**WHAT YOU NEED TO DO**
Set down all of the data that follows, keeping every character.

ENTRIES SHOWN START

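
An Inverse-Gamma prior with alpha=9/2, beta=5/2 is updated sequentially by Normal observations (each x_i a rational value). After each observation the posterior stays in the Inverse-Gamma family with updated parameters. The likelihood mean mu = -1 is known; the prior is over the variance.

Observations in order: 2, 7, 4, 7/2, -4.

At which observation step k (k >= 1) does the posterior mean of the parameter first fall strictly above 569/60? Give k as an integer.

k = 3

obs 1: x=2 → posterior Inverse-Gamma(5, 7)
obs 2: x=7 → posterior Inverse-Gamma(11/2, 39)
obs 3: x=4 → posterior Inverse-Gamma(6, 103/2)
obs 4: x=7/2 → posterior Inverse-Gamma(13/2, 493/8)
obs 5: x=-4 → posterior Inverse-Gamma(7, 529/8)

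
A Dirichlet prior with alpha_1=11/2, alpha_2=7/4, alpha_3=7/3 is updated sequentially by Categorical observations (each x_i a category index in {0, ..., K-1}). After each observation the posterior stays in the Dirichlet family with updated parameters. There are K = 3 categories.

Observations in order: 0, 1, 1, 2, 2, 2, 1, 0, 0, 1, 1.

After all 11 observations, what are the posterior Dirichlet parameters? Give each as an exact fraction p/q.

obs 1: x=0 → posterior Dirichlet(13/2, 7/4, 7/3)
obs 2: x=1 → posterior Dirichlet(13/2, 11/4, 7/3)
obs 3: x=1 → posterior Dirichlet(13/2, 15/4, 7/3)
obs 4: x=2 → posterior Dirichlet(13/2, 15/4, 10/3)
obs 5: x=2 → posterior Dirichlet(13/2, 15/4, 13/3)
obs 6: x=2 → posterior Dirichlet(13/2, 15/4, 16/3)
obs 7: x=1 → posterior Dirichlet(13/2, 19/4, 16/3)
obs 8: x=0 → posterior Dirichlet(15/2, 19/4, 16/3)
obs 9: x=0 → posterior Dirichlet(17/2, 19/4, 16/3)
obs 10: x=1 → posterior Dirichlet(17/2, 23/4, 16/3)
obs 11: x=1 → posterior Dirichlet(17/2, 27/4, 16/3)

alpha_1=17/2, alpha_2=27/4, alpha_3=16/3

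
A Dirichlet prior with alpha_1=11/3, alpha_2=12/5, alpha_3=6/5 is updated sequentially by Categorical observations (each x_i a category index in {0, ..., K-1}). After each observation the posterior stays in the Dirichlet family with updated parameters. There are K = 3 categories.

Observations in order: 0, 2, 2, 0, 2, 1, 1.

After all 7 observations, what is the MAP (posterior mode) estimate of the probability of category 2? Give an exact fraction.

48/169

obs 1: x=0 → posterior Dirichlet(14/3, 12/5, 6/5)
obs 2: x=2 → posterior Dirichlet(14/3, 12/5, 11/5)
obs 3: x=2 → posterior Dirichlet(14/3, 12/5, 16/5)
obs 4: x=0 → posterior Dirichlet(17/3, 12/5, 16/5)
obs 5: x=2 → posterior Dirichlet(17/3, 12/5, 21/5)
obs 6: x=1 → posterior Dirichlet(17/3, 17/5, 21/5)
obs 7: x=1 → posterior Dirichlet(17/3, 22/5, 21/5)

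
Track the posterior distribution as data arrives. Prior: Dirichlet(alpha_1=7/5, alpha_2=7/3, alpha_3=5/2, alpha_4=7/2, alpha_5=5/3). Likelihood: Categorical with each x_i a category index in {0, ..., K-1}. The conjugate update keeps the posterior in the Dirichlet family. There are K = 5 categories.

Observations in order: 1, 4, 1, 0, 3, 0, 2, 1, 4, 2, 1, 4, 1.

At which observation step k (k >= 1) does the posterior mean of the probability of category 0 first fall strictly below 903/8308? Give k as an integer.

k = 2

obs 1: x=1 → posterior Dirichlet(7/5, 10/3, 5/2, 7/2, 5/3)
obs 2: x=4 → posterior Dirichlet(7/5, 10/3, 5/2, 7/2, 8/3)
obs 3: x=1 → posterior Dirichlet(7/5, 13/3, 5/2, 7/2, 8/3)
obs 4: x=0 → posterior Dirichlet(12/5, 13/3, 5/2, 7/2, 8/3)
obs 5: x=3 → posterior Dirichlet(12/5, 13/3, 5/2, 9/2, 8/3)
obs 6: x=0 → posterior Dirichlet(17/5, 13/3, 5/2, 9/2, 8/3)
obs 7: x=2 → posterior Dirichlet(17/5, 13/3, 7/2, 9/2, 8/3)
obs 8: x=1 → posterior Dirichlet(17/5, 16/3, 7/2, 9/2, 8/3)
obs 9: x=4 → posterior Dirichlet(17/5, 16/3, 7/2, 9/2, 11/3)
obs 10: x=2 → posterior Dirichlet(17/5, 16/3, 9/2, 9/2, 11/3)
obs 11: x=1 → posterior Dirichlet(17/5, 19/3, 9/2, 9/2, 11/3)
obs 12: x=4 → posterior Dirichlet(17/5, 19/3, 9/2, 9/2, 14/3)
obs 13: x=1 → posterior Dirichlet(17/5, 22/3, 9/2, 9/2, 14/3)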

ENTRIES SHOWN END

**WORKED SOLUTION**
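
An Inverse-Gamma prior with alpha=9/2, beta=5/2 is updated sequentially by Normal observations (each x_i a rational value). After each observation the posterior stays in the Inverse-Gamma family with updated parameters. The likelihood mean mu = -1 is known; the prior is over the variance.

Observations in order: 2, 7, 4, 7/2, -4.

At which observation step k (k >= 1) does the posterior mean of the parameter first fall strictly above 569/60? Give k as an integer.

k = 3

obs 1: x=2 → posterior Inverse-Gamma(5, 7)
obs 2: x=7 → posterior Inverse-Gamma(11/2, 39)
obs 3: x=4 → posterior Inverse-Gamma(6, 103/2)
obs 4: x=7/2 → posterior Inverse-Gamma(13/2, 493/8)
obs 5: x=-4 → posterior Inverse-Gamma(7, 529/8)

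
A Dirichlet prior with alpha_1=11/2, alpha_2=7/4, alpha_3=7/3 is updated sequentially by Categorical observations (each x_i a category index in {0, ..., K-1}). After each observation the posterior stays in the Dirichlet family with updated parameters. There are K = 3 categories.

Observations in order: 0, 1, 1, 2, 2, 2, 1, 0, 0, 1, 1.

After all 11 observations, what are the posterior Dirichlet parameters? Give each as an exact fraction p/q.

obs 1: x=0 → posterior Dirichlet(13/2, 7/4, 7/3)
obs 2: x=1 → posterior Dirichlet(13/2, 11/4, 7/3)
obs 3: x=1 → posterior Dirichlet(13/2, 15/4, 7/3)
obs 4: x=2 → posterior Dirichlet(13/2, 15/4, 10/3)
obs 5: x=2 → posterior Dirichlet(13/2, 15/4, 13/3)
obs 6: x=2 → posterior Dirichlet(13/2, 15/4, 16/3)
obs 7: x=1 → posterior Dirichlet(13/2, 19/4, 16/3)
obs 8: x=0 → posterior Dirichlet(15/2, 19/4, 16/3)
obs 9: x=0 → posterior Dirichlet(17/2, 19/4, 16/3)
obs 10: x=1 → posterior Dirichlet(17/2, 23/4, 16/3)
obs 11: x=1 → posterior Dirichlet(17/2, 27/4, 16/3)

alpha_1=17/2, alpha_2=27/4, alpha_3=16/3

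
A Dirichlet prior with alpha_1=11/3, alpha_2=12/5, alpha_3=6/5 is updated sequentially by Categorical observations (each x_i a category index in {0, ..., K-1}). After each observation the posterior stays in the Dirichlet family with updated parameters. There are K = 3 categories.

Observations in order: 0, 2, 2, 0, 2, 1, 1.

After all 7 observations, what is the MAP (posterior mode) estimate of the probability of category 2? Give an exact fraction.

48/169

obs 1: x=0 → posterior Dirichlet(14/3, 12/5, 6/5)
obs 2: x=2 → posterior Dirichlet(14/3, 12/5, 11/5)
obs 3: x=2 → posterior Dirichlet(14/3, 12/5, 16/5)
obs 4: x=0 → posterior Dirichlet(17/3, 12/5, 16/5)
obs 5: x=2 → posterior Dirichlet(17/3, 12/5, 21/5)
obs 6: x=1 → posterior Dirichlet(17/3, 17/5, 21/5)
obs 7: x=1 → posterior Dirichlet(17/3, 22/5, 21/5)

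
Track the posterior distribution as data arrives. Prior: Dirichlet(alpha_1=7/5, alpha_2=7/3, alpha_3=5/2, alpha_4=7/2, alpha_5=5/3). Likelihood: Categorical with each x_i a category index in {0, ..., K-1}. The conjugate update keeps the posterior in the Dirichlet family. There are K = 5 categories.

Observations in order: 1, 4, 1, 0, 3, 0, 2, 1, 4, 2, 1, 4, 1.

At which observation step k (k >= 1) does the posterior mean of the probability of category 0 first fall strictly below 903/8308? Give k as an integer.

k = 2

obs 1: x=1 → posterior Dirichlet(7/5, 10/3, 5/2, 7/2, 5/3)
obs 2: x=4 → posterior Dirichlet(7/5, 10/3, 5/2, 7/2, 8/3)
obs 3: x=1 → posterior Dirichlet(7/5, 13/3, 5/2, 7/2, 8/3)
obs 4: x=0 → posterior Dirichlet(12/5, 13/3, 5/2, 7/2, 8/3)
obs 5: x=3 → posterior Dirichlet(12/5, 13/3, 5/2, 9/2, 8/3)
obs 6: x=0 → posterior Dirichlet(17/5, 13/3, 5/2, 9/2, 8/3)
obs 7: x=2 → posterior Dirichlet(17/5, 13/3, 7/2, 9/2, 8/3)
obs 8: x=1 → posterior Dirichlet(17/5, 16/3, 7/2, 9/2, 8/3)
obs 9: x=4 → posterior Dirichlet(17/5, 16/3, 7/2, 9/2, 11/3)
obs 10: x=2 → posterior Dirichlet(17/5, 16/3, 9/2, 9/2, 11/3)
obs 11: x=1 → posterior Dirichlet(17/5, 19/3, 9/2, 9/2, 11/3)
obs 12: x=4 → posterior Dirichlet(17/5, 19/3, 9/2, 9/2, 14/3)
obs 13: x=1 → posterior Dirichlet(17/5, 22/3, 9/2, 9/2, 14/3)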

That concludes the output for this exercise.